Respond with nothing but the number of lines in this data that include the word "approaching".

» **DATA IN THIS EXERCISE**
- Opening Delimiter -

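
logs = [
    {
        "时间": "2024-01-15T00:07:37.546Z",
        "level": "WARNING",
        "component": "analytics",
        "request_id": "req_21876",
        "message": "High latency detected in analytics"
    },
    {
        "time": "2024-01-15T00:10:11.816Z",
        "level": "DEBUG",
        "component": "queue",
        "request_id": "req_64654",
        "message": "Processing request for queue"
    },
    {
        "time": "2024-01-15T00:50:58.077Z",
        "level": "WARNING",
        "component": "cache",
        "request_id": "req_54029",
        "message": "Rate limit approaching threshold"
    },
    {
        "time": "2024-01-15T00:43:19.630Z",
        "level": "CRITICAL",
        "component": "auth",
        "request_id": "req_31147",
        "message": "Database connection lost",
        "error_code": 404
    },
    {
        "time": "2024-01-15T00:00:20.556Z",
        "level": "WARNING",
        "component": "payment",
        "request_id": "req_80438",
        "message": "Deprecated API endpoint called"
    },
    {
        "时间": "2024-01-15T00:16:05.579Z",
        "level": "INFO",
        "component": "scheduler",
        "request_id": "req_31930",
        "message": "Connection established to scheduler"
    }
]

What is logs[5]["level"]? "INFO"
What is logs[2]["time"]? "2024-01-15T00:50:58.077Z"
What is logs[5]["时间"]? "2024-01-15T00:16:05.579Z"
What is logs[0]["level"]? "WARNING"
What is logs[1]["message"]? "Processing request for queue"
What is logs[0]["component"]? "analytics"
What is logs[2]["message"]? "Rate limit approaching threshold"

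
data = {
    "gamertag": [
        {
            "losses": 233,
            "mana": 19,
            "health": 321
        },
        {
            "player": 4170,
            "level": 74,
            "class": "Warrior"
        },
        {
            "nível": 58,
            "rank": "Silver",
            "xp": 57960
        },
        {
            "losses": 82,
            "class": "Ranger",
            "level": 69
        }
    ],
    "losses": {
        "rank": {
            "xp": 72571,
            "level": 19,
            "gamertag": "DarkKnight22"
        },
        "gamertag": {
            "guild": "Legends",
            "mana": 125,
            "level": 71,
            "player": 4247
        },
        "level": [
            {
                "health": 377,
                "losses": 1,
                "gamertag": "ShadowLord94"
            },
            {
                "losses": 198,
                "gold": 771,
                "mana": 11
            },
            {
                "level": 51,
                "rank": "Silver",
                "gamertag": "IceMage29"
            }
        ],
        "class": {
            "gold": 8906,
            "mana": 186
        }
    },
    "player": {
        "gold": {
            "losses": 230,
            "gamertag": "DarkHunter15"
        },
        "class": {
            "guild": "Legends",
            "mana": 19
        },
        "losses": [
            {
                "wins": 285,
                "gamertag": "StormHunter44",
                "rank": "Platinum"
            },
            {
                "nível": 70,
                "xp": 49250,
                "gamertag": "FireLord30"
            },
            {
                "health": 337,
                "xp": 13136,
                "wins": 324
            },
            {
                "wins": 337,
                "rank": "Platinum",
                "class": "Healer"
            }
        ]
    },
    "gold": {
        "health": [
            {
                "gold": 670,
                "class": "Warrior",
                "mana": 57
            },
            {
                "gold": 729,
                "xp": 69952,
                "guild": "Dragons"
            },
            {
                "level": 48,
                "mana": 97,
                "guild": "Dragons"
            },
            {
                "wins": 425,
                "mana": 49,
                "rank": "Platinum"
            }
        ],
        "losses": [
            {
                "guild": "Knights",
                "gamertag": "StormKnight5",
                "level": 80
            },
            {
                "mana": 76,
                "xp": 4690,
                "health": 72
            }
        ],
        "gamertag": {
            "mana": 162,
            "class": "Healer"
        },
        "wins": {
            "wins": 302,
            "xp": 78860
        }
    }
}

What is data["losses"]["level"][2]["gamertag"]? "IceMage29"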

- Closing Delimiter -

» **ANSWER SECTION**
2